For each line of the data below, test for "shows". Report only the number of lines that pass.

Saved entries
/---
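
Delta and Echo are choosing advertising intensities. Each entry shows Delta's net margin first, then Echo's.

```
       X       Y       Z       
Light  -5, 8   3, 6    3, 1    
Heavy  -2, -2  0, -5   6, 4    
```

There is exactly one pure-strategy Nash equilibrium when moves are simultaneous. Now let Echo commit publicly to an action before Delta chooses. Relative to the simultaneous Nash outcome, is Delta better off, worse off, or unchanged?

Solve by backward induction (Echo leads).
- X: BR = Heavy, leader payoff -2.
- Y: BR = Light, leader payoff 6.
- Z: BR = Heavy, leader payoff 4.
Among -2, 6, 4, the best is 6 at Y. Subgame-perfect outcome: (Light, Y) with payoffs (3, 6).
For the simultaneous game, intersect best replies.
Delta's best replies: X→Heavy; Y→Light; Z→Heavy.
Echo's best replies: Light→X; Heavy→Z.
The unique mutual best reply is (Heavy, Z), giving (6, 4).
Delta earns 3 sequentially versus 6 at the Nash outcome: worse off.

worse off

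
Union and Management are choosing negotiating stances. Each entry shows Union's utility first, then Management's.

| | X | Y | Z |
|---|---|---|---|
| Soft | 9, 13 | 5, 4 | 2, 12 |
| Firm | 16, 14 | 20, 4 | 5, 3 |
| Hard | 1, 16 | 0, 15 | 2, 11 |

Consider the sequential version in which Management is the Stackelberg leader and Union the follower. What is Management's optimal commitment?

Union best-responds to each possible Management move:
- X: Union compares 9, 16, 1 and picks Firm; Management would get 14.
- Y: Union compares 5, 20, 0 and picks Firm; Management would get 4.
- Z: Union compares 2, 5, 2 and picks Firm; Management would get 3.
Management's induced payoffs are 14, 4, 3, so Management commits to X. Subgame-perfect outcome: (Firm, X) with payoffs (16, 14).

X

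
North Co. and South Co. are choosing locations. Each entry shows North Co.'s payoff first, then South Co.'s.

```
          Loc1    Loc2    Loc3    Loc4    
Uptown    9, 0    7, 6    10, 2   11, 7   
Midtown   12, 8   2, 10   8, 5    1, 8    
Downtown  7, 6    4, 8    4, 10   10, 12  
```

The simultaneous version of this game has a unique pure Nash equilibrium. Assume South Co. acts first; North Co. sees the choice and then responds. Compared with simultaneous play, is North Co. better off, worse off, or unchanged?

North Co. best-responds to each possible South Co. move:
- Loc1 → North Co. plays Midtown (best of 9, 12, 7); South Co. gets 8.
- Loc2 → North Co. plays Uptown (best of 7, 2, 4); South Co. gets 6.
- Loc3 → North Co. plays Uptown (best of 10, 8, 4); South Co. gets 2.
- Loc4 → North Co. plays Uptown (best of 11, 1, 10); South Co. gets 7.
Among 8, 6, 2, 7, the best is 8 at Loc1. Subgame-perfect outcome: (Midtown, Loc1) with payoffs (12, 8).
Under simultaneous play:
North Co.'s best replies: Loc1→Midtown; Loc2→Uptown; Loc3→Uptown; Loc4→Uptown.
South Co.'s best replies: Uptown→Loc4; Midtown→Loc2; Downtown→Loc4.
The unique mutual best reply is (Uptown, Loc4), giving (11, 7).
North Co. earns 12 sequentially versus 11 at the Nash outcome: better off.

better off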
\---
ANSWER SECTION –
3